- [YOUR TASK]
Among the lines of data below, reproduce only those from the one with "Given the following" through the one with "C → a b | b | b A", exactly as they stand, both ends included.

----- ENTRIES SUPPLIED -----

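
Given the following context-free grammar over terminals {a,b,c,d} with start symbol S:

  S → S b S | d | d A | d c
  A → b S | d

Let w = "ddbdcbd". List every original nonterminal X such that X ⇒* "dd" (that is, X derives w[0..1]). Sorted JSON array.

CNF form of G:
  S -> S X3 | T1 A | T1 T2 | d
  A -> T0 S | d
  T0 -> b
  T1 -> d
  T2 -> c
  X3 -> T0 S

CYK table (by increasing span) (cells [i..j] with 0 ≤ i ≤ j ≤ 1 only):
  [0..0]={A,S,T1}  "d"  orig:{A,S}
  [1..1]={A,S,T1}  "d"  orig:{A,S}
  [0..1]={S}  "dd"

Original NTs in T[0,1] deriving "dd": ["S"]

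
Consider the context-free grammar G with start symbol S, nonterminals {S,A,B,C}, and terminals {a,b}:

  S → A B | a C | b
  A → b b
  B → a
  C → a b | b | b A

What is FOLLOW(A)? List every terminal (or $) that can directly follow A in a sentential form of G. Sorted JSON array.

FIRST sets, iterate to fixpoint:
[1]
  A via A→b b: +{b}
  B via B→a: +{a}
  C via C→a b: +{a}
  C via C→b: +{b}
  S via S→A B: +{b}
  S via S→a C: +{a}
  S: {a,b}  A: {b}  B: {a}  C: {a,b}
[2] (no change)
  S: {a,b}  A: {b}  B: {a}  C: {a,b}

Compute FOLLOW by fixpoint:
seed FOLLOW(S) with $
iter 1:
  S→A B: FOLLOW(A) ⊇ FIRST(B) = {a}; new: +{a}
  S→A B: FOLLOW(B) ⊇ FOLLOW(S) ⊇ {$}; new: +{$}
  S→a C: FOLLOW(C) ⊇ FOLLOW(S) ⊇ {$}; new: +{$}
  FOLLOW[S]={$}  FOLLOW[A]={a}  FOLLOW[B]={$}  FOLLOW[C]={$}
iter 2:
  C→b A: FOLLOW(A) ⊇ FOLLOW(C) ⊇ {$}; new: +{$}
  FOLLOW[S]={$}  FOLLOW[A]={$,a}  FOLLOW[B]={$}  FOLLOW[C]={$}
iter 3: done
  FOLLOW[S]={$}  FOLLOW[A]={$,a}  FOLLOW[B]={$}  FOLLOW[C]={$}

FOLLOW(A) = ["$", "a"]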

-----
----- ENTRIES SUPPLIED -----

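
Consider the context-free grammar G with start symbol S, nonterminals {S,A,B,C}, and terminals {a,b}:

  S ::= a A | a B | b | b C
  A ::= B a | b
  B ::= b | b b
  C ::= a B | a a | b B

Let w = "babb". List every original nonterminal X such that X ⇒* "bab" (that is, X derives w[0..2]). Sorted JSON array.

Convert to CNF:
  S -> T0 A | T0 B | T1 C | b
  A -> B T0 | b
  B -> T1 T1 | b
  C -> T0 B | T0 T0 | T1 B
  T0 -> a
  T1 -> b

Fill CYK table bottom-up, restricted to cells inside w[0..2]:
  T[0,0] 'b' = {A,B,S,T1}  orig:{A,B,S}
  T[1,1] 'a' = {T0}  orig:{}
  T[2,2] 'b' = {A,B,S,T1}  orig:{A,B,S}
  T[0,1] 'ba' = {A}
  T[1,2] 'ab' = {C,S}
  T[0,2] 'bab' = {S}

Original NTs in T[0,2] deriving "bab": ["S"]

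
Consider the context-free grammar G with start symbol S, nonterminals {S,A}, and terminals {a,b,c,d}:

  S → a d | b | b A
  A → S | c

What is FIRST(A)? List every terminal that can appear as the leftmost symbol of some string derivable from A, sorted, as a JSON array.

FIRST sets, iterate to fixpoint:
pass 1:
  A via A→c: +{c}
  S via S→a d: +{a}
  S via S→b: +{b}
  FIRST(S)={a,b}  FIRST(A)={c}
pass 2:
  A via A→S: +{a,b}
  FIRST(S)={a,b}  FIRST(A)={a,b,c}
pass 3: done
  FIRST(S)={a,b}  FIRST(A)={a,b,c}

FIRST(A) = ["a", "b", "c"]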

-----

- [RESPONSE TO THIS EXERCISE]
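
Given the following context-free grammar over terminals {a,b,c,d} with start symbol S:

  S → S b S | d | d A | d c
  A → b S | d

Let w = "ddbdcbd". List every original nonterminal X such that X ⇒* "dd" (that is, X derives w[0..1]). Sorted JSON array.

CNF form of G:
  S -> S X3 | T1 A | T1 T2 | d
  A -> T0 S | d
  T0 -> b
  T1 -> d
  T2 -> c
  X3 -> T0 S

CYK table (by increasing span) (cells [i..j] with 0 ≤ i ≤ j ≤ 1 only):
  [0..0]={A,S,T1}  "d"  orig:{A,S}
  [1..1]={A,S,T1}  "d"  orig:{A,S}
  [0..1]={S}  "dd"

Original NTs in T[0,1] deriving "dd": ["S"]

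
Consider the context-free grammar G with start symbol S, nonterminals {S,A,B,C}, and terminals {a,b}:

  S → A B | a C | b
  A → b b
  B → a
  C → a b | b | b A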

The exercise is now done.